═══ RECORD EXCERPTS

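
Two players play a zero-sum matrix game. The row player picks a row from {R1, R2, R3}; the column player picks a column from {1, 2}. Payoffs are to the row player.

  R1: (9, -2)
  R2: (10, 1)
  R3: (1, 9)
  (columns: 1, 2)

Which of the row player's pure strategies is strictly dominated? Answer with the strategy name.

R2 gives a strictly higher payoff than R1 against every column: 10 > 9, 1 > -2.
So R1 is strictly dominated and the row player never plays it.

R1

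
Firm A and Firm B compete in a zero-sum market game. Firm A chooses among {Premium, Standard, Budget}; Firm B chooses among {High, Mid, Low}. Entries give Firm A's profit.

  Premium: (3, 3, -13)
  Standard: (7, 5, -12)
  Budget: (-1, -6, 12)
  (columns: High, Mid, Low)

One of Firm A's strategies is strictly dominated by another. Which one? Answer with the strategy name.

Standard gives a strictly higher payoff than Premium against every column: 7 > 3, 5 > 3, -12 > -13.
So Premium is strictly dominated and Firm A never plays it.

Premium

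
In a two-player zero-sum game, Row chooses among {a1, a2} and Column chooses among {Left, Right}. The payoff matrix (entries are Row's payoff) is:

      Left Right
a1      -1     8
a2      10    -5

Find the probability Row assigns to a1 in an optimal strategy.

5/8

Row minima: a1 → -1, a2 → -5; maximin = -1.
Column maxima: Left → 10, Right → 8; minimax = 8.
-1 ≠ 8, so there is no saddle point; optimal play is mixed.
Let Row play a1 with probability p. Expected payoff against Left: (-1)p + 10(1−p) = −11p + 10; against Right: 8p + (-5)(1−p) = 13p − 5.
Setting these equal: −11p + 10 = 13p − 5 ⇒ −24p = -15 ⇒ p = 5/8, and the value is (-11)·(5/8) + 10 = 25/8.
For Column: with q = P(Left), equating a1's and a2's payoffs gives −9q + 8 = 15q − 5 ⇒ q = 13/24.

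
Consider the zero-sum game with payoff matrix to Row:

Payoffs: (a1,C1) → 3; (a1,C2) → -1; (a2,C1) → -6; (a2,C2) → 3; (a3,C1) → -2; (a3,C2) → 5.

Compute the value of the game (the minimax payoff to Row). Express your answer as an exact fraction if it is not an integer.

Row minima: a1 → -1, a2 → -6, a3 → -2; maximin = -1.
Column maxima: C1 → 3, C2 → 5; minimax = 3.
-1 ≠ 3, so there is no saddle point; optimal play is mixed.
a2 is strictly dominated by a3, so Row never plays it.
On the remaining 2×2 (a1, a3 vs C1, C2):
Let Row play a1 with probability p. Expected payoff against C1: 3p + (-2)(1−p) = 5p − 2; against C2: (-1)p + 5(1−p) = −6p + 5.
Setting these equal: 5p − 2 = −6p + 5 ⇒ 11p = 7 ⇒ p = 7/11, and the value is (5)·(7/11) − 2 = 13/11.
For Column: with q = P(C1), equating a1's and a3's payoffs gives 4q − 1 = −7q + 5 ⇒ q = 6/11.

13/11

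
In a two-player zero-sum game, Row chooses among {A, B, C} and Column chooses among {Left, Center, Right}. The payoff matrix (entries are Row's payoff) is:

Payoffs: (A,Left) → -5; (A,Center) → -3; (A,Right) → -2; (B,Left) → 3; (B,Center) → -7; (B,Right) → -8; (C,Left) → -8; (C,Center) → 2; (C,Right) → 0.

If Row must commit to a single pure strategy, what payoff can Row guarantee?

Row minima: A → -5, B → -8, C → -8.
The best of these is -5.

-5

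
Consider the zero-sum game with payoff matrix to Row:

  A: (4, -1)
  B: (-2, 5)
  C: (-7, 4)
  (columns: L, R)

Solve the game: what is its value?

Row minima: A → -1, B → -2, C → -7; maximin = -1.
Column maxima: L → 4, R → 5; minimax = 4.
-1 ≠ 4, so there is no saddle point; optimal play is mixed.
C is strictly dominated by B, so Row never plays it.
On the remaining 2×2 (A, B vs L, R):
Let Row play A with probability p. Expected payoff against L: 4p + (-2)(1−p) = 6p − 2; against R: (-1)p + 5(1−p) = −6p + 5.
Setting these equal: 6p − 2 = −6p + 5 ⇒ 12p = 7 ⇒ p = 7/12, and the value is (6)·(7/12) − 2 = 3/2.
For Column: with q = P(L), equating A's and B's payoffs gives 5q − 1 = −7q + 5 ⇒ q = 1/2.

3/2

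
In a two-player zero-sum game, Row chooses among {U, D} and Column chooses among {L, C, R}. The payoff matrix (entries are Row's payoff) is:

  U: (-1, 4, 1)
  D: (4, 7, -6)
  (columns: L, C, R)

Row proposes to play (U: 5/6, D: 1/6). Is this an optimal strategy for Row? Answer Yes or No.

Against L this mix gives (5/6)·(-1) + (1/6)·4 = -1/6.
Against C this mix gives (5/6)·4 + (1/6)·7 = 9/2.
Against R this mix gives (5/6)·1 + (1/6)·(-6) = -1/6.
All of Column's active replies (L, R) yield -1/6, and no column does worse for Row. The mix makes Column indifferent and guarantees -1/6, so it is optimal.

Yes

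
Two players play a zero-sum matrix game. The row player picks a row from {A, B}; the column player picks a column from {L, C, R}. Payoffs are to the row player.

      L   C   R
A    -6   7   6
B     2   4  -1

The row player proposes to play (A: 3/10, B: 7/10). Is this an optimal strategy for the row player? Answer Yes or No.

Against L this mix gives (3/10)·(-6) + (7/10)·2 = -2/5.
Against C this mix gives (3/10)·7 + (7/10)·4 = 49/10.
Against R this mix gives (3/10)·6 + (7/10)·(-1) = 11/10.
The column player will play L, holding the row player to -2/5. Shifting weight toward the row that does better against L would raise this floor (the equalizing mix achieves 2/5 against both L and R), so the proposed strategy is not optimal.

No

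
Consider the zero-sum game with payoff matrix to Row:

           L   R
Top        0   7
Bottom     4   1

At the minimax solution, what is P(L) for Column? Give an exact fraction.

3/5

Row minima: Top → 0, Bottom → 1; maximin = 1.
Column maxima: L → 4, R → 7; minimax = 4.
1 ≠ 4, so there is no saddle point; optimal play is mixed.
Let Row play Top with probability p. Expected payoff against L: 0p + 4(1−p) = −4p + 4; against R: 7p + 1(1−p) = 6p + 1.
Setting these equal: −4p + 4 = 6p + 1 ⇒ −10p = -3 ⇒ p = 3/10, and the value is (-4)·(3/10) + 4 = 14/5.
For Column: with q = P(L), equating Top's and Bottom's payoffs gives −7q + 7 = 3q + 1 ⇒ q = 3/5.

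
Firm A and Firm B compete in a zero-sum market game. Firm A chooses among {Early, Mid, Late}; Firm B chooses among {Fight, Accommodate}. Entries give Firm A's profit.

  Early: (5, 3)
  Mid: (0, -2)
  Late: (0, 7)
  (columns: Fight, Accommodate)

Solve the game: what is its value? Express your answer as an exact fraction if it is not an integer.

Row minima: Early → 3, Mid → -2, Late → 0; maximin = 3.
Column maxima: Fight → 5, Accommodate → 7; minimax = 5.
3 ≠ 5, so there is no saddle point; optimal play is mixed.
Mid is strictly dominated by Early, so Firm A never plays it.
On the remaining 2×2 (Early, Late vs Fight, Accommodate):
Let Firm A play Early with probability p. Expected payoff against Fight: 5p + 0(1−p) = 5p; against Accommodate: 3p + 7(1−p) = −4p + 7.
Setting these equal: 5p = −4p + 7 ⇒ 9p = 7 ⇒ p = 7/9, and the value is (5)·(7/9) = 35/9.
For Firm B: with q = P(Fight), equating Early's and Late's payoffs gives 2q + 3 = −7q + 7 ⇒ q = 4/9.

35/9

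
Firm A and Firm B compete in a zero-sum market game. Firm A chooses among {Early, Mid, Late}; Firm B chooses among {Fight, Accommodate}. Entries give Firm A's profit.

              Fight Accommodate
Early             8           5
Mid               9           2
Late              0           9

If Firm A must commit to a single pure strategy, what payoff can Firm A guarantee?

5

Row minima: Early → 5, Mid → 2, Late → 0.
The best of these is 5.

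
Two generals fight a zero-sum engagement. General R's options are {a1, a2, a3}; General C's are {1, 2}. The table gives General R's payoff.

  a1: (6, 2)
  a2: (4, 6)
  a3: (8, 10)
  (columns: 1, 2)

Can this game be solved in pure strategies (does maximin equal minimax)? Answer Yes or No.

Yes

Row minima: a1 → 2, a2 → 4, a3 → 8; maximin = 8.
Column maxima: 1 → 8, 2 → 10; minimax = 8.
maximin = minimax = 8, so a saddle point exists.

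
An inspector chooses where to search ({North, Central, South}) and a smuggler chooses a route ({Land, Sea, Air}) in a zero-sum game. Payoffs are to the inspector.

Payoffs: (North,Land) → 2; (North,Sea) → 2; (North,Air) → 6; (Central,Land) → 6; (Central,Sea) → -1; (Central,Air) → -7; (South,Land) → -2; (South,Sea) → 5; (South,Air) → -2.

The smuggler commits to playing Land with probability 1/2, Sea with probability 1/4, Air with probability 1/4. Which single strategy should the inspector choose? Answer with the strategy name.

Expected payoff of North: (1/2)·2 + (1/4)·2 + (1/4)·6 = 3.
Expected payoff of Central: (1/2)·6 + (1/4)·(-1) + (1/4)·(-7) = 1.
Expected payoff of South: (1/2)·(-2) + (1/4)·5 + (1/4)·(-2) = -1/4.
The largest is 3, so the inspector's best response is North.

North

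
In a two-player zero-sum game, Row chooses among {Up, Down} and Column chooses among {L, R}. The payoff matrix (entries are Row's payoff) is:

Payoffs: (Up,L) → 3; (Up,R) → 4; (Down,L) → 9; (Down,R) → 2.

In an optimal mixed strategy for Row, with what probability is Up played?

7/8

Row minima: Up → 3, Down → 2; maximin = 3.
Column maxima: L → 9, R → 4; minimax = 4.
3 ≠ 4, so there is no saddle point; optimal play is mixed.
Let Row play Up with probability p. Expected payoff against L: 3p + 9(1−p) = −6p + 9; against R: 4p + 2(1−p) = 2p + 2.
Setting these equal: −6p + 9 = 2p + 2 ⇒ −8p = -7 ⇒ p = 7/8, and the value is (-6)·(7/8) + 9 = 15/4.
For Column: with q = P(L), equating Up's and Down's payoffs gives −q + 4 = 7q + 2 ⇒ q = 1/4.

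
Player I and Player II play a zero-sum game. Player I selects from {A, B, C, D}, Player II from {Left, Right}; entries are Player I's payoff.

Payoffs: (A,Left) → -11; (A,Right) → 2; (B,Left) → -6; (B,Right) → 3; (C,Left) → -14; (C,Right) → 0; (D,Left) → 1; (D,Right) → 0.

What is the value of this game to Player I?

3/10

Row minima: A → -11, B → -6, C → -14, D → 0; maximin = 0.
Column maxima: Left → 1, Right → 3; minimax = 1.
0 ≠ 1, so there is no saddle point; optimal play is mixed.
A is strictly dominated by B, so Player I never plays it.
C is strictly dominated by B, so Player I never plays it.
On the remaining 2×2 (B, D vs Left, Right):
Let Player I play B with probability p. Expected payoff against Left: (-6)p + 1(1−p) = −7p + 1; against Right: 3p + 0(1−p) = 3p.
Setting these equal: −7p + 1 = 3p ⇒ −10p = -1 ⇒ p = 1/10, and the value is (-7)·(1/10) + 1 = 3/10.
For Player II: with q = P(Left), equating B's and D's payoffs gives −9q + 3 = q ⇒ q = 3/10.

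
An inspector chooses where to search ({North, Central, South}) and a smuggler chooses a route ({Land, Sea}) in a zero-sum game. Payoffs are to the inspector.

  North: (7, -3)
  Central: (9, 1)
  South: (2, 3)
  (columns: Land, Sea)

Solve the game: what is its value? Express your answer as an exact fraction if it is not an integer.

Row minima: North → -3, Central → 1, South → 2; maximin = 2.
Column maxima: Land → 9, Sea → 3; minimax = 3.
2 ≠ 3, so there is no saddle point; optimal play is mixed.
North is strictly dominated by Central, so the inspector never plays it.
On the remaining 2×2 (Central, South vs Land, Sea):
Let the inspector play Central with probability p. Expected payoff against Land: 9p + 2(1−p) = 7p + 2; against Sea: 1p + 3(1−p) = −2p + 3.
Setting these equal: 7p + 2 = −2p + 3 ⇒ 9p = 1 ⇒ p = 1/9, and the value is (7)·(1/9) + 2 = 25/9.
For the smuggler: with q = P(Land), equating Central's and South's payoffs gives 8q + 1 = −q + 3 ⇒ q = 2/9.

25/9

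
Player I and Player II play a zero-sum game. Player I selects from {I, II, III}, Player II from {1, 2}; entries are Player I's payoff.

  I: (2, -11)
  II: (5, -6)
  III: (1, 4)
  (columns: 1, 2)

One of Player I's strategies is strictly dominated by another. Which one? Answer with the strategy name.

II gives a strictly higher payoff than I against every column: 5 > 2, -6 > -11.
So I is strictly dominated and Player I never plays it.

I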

══════

## ACTIVITY
The response must consist of the lines above, from the first one through the line containing "Payoffs: (a1,C1) →", reproduced exactly.

## COMPLETED EXERCISE
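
Two players play a zero-sum matrix game. The row player picks a row from {R1, R2, R3}; the column player picks a column from {1, 2}. Payoffs are to the row player.

  R1: (9, -2)
  R2: (10, 1)
  R3: (1, 9)
  (columns: 1, 2)

Which of the row player's pure strategies is strictly dominated? Answer with the strategy name.

R2 gives a strictly higher payoff than R1 against every column: 10 > 9, 1 > -2.
So R1 is strictly dominated and the row player never plays it.

R1

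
Firm A and Firm B compete in a zero-sum market game. Firm A chooses among {Premium, Standard, Budget}; Firm B chooses among {High, Mid, Low}. Entries give Firm A's profit.

  Premium: (3, 3, -13)
  Standard: (7, 5, -12)
  Budget: (-1, -6, 12)
  (columns: High, Mid, Low)

One of Firm A's strategies is strictly dominated by another. Which one? Answer with the strategy name.

Standard gives a strictly higher payoff than Premium against every column: 7 > 3, 5 > 3, -12 > -13.
So Premium is strictly dominated and Firm A never plays it.

Premium

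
In a two-player zero-sum game, Row chooses among {a1, a2} and Column chooses among {Left, Right}. The payoff matrix (entries are Row's payoff) is:

      Left Right
a1      -1     8
a2      10    -5

Find the probability Row assigns to a1 in an optimal strategy.

5/8

Row minima: a1 → -1, a2 → -5; maximin = -1.
Column maxima: Left → 10, Right → 8; minimax = 8.
-1 ≠ 8, so there is no saddle point; optimal play is mixed.
Let Row play a1 with probability p. Expected payoff against Left: (-1)p + 10(1−p) = −11p + 10; against Right: 8p + (-5)(1−p) = 13p − 5.
Setting these equal: −11p + 10 = 13p − 5 ⇒ −24p = -15 ⇒ p = 5/8, and the value is (-11)·(5/8) + 10 = 25/8.
For Column: with q = P(Left), equating a1's and a2's payoffs gives −9q + 8 = 15q − 5 ⇒ q = 13/24.

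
Consider the zero-sum game with payoff matrix to Row:

Payoffs: (a1,C1) → 3; (a1,C2) → -1; (a2,C1) → -6; (a2,C2) → 3; (a3,C1) → -2; (a3,C2) → 5.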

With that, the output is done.